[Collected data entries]
-------------------------

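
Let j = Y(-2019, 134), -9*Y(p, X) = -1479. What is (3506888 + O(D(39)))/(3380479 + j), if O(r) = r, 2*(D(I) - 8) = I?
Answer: 21041493/20283860 ≈ 1.0374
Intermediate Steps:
Y(p, X) = 493/3 (Y(p, X) = -⅑*(-1479) = 493/3)
D(I) = 8 + I/2
j = 493/3 ≈ 164.33
(3506888 + O(D(39)))/(3380479 + j) = (3506888 + (8 + (½)*39))/(3380479 + 493/3) = (3506888 + (8 + 39/2))/(10141930/3) = (3506888 + 55/2)*(3/10141930) = (7013831/2)*(3/10141930) = 21041493/20283860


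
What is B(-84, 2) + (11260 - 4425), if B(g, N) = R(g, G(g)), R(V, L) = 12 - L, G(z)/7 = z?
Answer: 7435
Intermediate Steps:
G(z) = 7*z
B(g, N) = 12 - 7*g
B(-84, 2) + (11260 - 4425) = (12 - 7*(-84)) + (11260 - 4425) = (12 + 588) + 6835 = 600 + 6835 = 7435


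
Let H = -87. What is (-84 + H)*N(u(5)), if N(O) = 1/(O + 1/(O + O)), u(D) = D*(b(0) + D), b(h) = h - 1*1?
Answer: -760/89 ≈ -8.5393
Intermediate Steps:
b(h) = -1 + h (b(h) = h - 1 = -1 + h)
u(D) = D*(-1 + D) (u(D) = D*((-1 + 0) + D) = D*(-1 + D))
N(O) = 1/(O + 1/(2*O))
(-84 + H)*N(u(5)) = (-84 - 87)*(2*(5*(-1 + 5))/(1 + 2*(5*(-1 + 5))²)) = -342*5*4/(1 + 2*(5*4)²) = -342*20/(1 + 2*20²) = -342*20/(1 + 2*400) = -342*20/(1 + 800) = -342*20/801 = -171*40/801 = -760/89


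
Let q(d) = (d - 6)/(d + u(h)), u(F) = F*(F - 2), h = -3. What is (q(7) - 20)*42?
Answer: -9219/11 ≈ -838.09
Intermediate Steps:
u(F) = F*(-2 + F)
q(d) = (-6 + d)/(15 + d) (q(d) = (d - 6)/(d - 3*(-2 - 3)) = (-6 + d)/(d - 3*(-5)) = (-6 + d)/(d + 15) = (-6 + d)/(15 + d))
(q(7) - 20)*42 = ((-6 + 7)/(15 + 7) - 20)*42 = (1/22 - 20)*42 = -439/22*42 = -9219/11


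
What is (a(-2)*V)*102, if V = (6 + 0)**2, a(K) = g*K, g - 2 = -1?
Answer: -7344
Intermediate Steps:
g = 1 (g = 2 - 1 = 1)
a(K) = K (a(K) = 1*K = K)
V = 36 (V = 6**2 = 36)
(a(-2)*V)*102 = -2*36*102 = -72*102 = -7344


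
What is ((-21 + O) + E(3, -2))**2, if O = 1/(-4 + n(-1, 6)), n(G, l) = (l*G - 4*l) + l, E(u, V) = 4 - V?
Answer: 177241/784 ≈ 226.07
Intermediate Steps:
n(G, l) = -3*l + G*l (n(G, l) = (G*l - 4*l) + l = (-4*l + G*l) + l = -3*l + G*l)
O = -1/28 (O = 1/(-4 + 6*(-3 - 1)) = 1/(-4 + 6*(-4)) = 1/(-4 - 24) = 1/(-28) = -1/28 ≈ -0.035714)
((-21 + O) + E(3, -2))**2 = ((-21 - 1/28) + (4 - 1*(-2)))**2 = (-589/28 + (4 + 2))**2 = (-589/28 + 6)**2 = (-421/28)**2 = 177241/784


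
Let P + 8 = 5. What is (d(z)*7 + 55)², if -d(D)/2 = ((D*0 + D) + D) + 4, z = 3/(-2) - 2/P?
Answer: 4489/9 ≈ 498.78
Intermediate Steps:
P = -3 (P = -8 + 5 = -3)
z = -⅚ (z = 3/(-2) - 2/(-3) = 3*(-½) - 2*(-⅓) = -3/2 + ⅔ = -⅚ ≈ -0.83333)
d(D) = -8 - 4*D (d(D) = -2*(((D*0 + D) + D) + 4) = -2*(((0 + D) + D) + 4) = -2*((D + D) + 4) = -2*(2*D + 4) = -2*(4 + 2*D) = -8 - 4*D)
(d(z)*7 + 55)² = ((-8 - 4*(-⅚))*7 + 55)² = ((-8 + 10/3)*7 + 55)² = (-14/3*7 + 55)² = (-98/3 + 55)² = (67/3)² = 4489/9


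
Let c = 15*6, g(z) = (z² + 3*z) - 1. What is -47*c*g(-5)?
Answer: -38070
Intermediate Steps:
g(z) = -1 + z² + 3*z
c = 90
-47*c*g(-5) = -47*90*(-1 + (-5)² + 3*(-5)) = -4230*(-1 + 25 - 15) = -4230*9 = -1*38070 = -38070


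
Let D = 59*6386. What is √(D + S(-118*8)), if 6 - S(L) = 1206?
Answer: √375574 ≈ 612.84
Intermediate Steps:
S(L) = -1200 (S(L) = 6 - 1*1206 = 6 - 1206 = -1200)
D = 376774
√(D + S(-118*8)) = √(376774 - 1200) = √375574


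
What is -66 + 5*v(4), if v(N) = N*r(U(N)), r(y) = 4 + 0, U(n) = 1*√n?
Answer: 14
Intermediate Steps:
U(n) = √n
r(y) = 4
v(N) = 4*N (v(N) = N*4 = 4*N)
-66 + 5*v(4) = -66 + 5*(4*4) = -66 + 5*16 = -66 + 80 = 14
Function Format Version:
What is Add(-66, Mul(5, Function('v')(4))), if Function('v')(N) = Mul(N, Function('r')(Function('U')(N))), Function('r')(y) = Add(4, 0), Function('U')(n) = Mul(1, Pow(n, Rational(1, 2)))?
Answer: 14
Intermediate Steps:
Function('U')(n) = Pow(n, Rational(1, 2))
Function('r')(y) = 4
Function('v')(N) = Mul(4, N) (Function('v')(N) = Mul(N, 4) = Mul(4, N))
Add(-66, Mul(5, Function('v')(4))) = Add(-66, Mul(5, Mul(4, 4))) = Add(-66, Mul(5, 16)) = Add(-66, 80) = 14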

-------------------------

▸ WORK ITEM:
Output the records in full, keeping them exactly as they are.

▸ TASK SOLUTION:
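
Let j = Y(-2019, 134), -9*Y(p, X) = -1479. What is (3506888 + O(D(39)))/(3380479 + j), if O(r) = r, 2*(D(I) - 8) = I?
Answer: 21041493/20283860 ≈ 1.0374
Intermediate Steps:
Y(p, X) = 493/3 (Y(p, X) = -⅑*(-1479) = 493/3)
D(I) = 8 + I/2
j = 493/3 ≈ 164.33
(3506888 + O(D(39)))/(3380479 + j) = (3506888 + (8 + (½)*39))/(3380479 + 493/3) = (3506888 + (8 + 39/2))/(10141930/3) = (3506888 + 55/2)*(3/10141930) = (7013831/2)*(3/10141930) = 21041493/20283860


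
What is B(-84, 2) + (11260 - 4425), if B(g, N) = R(g, G(g)), R(V, L) = 12 - L, G(z)/7 = z?
Answer: 7435
Intermediate Steps:
G(z) = 7*z
B(g, N) = 12 - 7*g
B(-84, 2) + (11260 - 4425) = (12 - 7*(-84)) + (11260 - 4425) = (12 + 588) + 6835 = 600 + 6835 = 7435


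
Let H = -87. What is (-84 + H)*N(u(5)), if N(O) = 1/(O + 1/(O + O)), u(D) = D*(b(0) + D), b(h) = h - 1*1?
Answer: -760/89 ≈ -8.5393
Intermediate Steps:
b(h) = -1 + h (b(h) = h - 1 = -1 + h)
u(D) = D*(-1 + D) (u(D) = D*((-1 + 0) + D) = D*(-1 + D))
N(O) = 1/(O + 1/(2*O))
(-84 + H)*N(u(5)) = (-84 - 87)*(2*(5*(-1 + 5))/(1 + 2*(5*(-1 + 5))²)) = -342*5*4/(1 + 2*(5*4)²) = -342*20/(1 + 2*20²) = -342*20/(1 + 2*400) = -342*20/(1 + 800) = -342*20/801 = -171*40/801 = -760/89


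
Let q(d) = (d - 6)/(d + u(h)), u(F) = F*(F - 2), h = -3. What is (q(7) - 20)*42?
Answer: -9219/11 ≈ -838.09
Intermediate Steps:
u(F) = F*(-2 + F)
q(d) = (-6 + d)/(15 + d) (q(d) = (d - 6)/(d - 3*(-2 - 3)) = (-6 + d)/(d - 3*(-5)) = (-6 + d)/(d + 15) = (-6 + d)/(15 + d))
(q(7) - 20)*42 = ((-6 + 7)/(15 + 7) - 20)*42 = (1/22 - 20)*42 = -439/22*42 = -9219/11


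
What is (a(-2)*V)*102, if V = (6 + 0)**2, a(K) = g*K, g - 2 = -1?
Answer: -7344
Intermediate Steps:
g = 1 (g = 2 - 1 = 1)
a(K) = K (a(K) = 1*K = K)
V = 36 (V = 6**2 = 36)
(a(-2)*V)*102 = -2*36*102 = -72*102 = -7344


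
What is ((-21 + O) + E(3, -2))**2, if O = 1/(-4 + n(-1, 6)), n(G, l) = (l*G - 4*l) + l, E(u, V) = 4 - V?
Answer: 177241/784 ≈ 226.07
Intermediate Steps:
n(G, l) = -3*l + G*l (n(G, l) = (G*l - 4*l) + l = (-4*l + G*l) + l = -3*l + G*l)
O = -1/28 (O = 1/(-4 + 6*(-3 - 1)) = 1/(-4 + 6*(-4)) = 1/(-4 - 24) = 1/(-28) = -1/28 ≈ -0.035714)
((-21 + O) + E(3, -2))**2 = ((-21 - 1/28) + (4 - 1*(-2)))**2 = (-589/28 + (4 + 2))**2 = (-589/28 + 6)**2 = (-421/28)**2 = 177241/784


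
Let P + 8 = 5. What is (d(z)*7 + 55)², if -d(D)/2 = ((D*0 + D) + D) + 4, z = 3/(-2) - 2/P?
Answer: 4489/9 ≈ 498.78
Intermediate Steps:
P = -3 (P = -8 + 5 = -3)
z = -⅚ (z = 3/(-2) - 2/(-3) = 3*(-½) - 2*(-⅓) = -3/2 + ⅔ = -⅚ ≈ -0.83333)
d(D) = -8 - 4*D (d(D) = -2*(((D*0 + D) + D) + 4) = -2*(((0 + D) + D) + 4) = -2*((D + D) + 4) = -2*(2*D + 4) = -2*(4 + 2*D) = -8 - 4*D)
(d(z)*7 + 55)² = ((-8 - 4*(-⅚))*7 + 55)² = ((-8 + 10/3)*7 + 55)² = (-14/3*7 + 55)² = (-98/3 + 55)² = (67/3)² = 4489/9


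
Let c = 15*6, g(z) = (z² + 3*z) - 1. What is -47*c*g(-5)?
Answer: -38070
Intermediate Steps:
g(z) = -1 + z² + 3*z
c = 90
-47*c*g(-5) = -47*90*(-1 + (-5)² + 3*(-5)) = -4230*(-1 + 25 - 15) = -4230*9 = -1*38070 = -38070


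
Let D = 59*6386. What is √(D + S(-118*8)), if 6 - S(L) = 1206?
Answer: √375574 ≈ 612.84
Intermediate Steps:
S(L) = -1200 (S(L) = 6 - 1*1206 = 6 - 1206 = -1200)
D = 376774
√(D + S(-118*8)) = √(376774 - 1200) = √375574


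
What is -66 + 5*v(4), if v(N) = N*r(U(N)), r(y) = 4 + 0, U(n) = 1*√n?
Answer: 14
Intermediate Steps:
U(n) = √n
r(y) = 4
v(N) = 4*N (v(N) = N*4 = 4*N)
-66 + 5*v(4) = -66 + 5*(4*4) = -66 + 5*16 = -66 + 80 = 14
Function Format Version:
What is Add(-66, Mul(5, Function('v')(4))), if Function('v')(N) = Mul(N, Function('r')(Function('U')(N))), Function('r')(y) = Add(4, 0), Function('U')(n) = Mul(1, Pow(n, Rational(1, 2)))?
Answer: 14
Intermediate Steps:
Function('U')(n) = Pow(n, Rational(1, 2))
Function('r')(y) = 4
Function('v')(N) = Mul(4, N) (Function('v')(N) = Mul(N, 4) = Mul(4, N))
Add(-66, Mul(5, Function('v')(4))) = Add(-66, Mul(5, Mul(4, 4))) = Add(-66, Mul(5, 16)) = Add(-66, 80) = 14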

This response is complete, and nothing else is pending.